▸ **DIRECTIONS FOR THIS TASK**
Only certain lines below are wanted: those starting at the line containing "Relative to a helicopter" and ending at the line containing "An athlete can", both included, each retyped exactly.

▸ **GIVEN ENTRIES**

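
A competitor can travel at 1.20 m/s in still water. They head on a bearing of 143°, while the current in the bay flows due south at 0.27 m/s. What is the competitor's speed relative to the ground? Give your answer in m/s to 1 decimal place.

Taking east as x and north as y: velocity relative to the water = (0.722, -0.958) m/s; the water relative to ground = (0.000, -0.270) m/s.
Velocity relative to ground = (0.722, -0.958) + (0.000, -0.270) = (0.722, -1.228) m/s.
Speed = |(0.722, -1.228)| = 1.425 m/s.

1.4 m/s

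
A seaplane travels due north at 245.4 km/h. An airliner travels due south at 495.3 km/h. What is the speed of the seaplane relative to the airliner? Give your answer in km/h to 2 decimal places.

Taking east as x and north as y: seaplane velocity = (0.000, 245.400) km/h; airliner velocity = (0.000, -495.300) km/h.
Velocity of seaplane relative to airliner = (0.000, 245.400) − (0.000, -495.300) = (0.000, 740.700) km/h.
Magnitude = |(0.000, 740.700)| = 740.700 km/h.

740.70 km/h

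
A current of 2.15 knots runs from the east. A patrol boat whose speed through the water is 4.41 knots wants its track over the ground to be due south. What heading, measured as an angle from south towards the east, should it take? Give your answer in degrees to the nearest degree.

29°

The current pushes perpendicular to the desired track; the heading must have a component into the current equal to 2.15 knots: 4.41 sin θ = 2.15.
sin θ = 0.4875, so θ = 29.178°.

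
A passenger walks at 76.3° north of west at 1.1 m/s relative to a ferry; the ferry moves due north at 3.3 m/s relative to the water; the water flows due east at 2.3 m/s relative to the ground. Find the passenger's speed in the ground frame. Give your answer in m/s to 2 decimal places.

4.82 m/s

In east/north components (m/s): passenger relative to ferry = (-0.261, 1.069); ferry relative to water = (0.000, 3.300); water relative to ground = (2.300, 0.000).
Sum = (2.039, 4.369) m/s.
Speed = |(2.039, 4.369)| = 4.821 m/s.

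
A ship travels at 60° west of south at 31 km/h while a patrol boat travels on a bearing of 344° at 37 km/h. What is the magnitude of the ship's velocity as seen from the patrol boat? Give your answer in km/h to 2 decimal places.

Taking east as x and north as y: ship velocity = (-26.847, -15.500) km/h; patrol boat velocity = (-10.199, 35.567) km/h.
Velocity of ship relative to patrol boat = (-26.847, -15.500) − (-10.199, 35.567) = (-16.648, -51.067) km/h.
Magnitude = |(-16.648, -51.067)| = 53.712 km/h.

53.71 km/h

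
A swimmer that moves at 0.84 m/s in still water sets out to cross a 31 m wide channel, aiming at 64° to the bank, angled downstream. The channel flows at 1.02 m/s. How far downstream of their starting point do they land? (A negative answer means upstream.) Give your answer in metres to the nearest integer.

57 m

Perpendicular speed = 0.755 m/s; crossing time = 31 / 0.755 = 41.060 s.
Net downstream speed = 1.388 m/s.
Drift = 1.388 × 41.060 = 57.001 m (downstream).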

==

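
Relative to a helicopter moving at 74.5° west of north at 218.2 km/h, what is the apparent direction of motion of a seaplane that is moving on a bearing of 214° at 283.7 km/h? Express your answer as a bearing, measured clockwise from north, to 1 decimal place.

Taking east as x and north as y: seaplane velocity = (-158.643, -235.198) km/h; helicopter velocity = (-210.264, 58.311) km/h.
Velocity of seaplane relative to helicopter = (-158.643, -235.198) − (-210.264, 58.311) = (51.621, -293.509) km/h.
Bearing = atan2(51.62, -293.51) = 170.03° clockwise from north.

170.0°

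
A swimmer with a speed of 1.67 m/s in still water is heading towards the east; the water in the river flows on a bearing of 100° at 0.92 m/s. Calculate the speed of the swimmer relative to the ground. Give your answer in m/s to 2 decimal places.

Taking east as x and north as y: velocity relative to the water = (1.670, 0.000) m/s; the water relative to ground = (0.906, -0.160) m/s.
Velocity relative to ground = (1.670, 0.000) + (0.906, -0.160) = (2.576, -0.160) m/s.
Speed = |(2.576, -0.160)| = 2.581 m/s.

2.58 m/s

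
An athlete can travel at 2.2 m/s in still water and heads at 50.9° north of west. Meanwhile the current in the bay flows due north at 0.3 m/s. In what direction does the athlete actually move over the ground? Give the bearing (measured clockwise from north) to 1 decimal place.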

▸ **EXPECTED OUTPUT**
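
Relative to a helicopter moving at 74.5° west of north at 218.2 km/h, what is the apparent direction of motion of a seaplane that is moving on a bearing of 214° at 283.7 km/h? Express your answer as a bearing, measured clockwise from north, to 1 decimal place.

Taking east as x and north as y: seaplane velocity = (-158.643, -235.198) km/h; helicopter velocity = (-210.264, 58.311) km/h.
Velocity of seaplane relative to helicopter = (-158.643, -235.198) − (-210.264, 58.311) = (51.621, -293.509) km/h.
Bearing = atan2(51.62, -293.51) = 170.03° clockwise from north.

170.0°

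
A swimmer with a speed of 1.67 m/s in still water is heading towards the east; the water in the river flows on a bearing of 100° at 0.92 m/s. Calculate the speed of the swimmer relative to the ground. Give your answer in m/s to 2 decimal places.

Taking east as x and north as y: velocity relative to the water = (1.670, 0.000) m/s; the water relative to ground = (0.906, -0.160) m/s.
Velocity relative to ground = (1.670, 0.000) + (0.906, -0.160) = (2.576, -0.160) m/s.
Speed = |(2.576, -0.160)| = 2.581 m/s.

2.58 m/s

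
An athlete can travel at 2.2 m/s in still water and heads at 50.9° north of west. Meanwhile the current in the bay flows due north at 0.3 m/s. In what direction does the athlete actually move over the ground? Give the bearing (measured clockwise from north) to 1 decimal place.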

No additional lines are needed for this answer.